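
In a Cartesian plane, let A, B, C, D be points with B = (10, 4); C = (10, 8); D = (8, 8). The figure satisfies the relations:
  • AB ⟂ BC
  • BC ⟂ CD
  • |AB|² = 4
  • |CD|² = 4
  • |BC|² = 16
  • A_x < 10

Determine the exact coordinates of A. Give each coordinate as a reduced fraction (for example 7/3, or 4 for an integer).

1. A_x = 8  [[AB ⟂ BC ⇒ -4y+16=0] ∩ [|A−(10, 4)|²=4]]
2. A_y = 4  [[AB ⟂ BC ⇒ -4y+16=0] ∩ [|A−(10, 4)|²=4]]
   so A = (8, 4)

A = (8, 4)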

§

**Exercise directions**
The line containing "Determine the exact" marks the start. Reproduce it and all lines after it through the end of the listing, exactly and alone.

**Your response**
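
Determine the exact coordinates of A. Give each coordinate as a reduced fraction (for example 7/3, or 4 for an integer).

1. A_x = 8  [[AB ⟂ BC ⇒ -4y+16=0] ∩ [|A−(10, 4)|²=4]]
2. A_y = 4  [[AB ⟂ BC ⇒ -4y+16=0] ∩ [|A−(10, 4)|²=4]]
   so A = (8, 4)

A = (8, 4)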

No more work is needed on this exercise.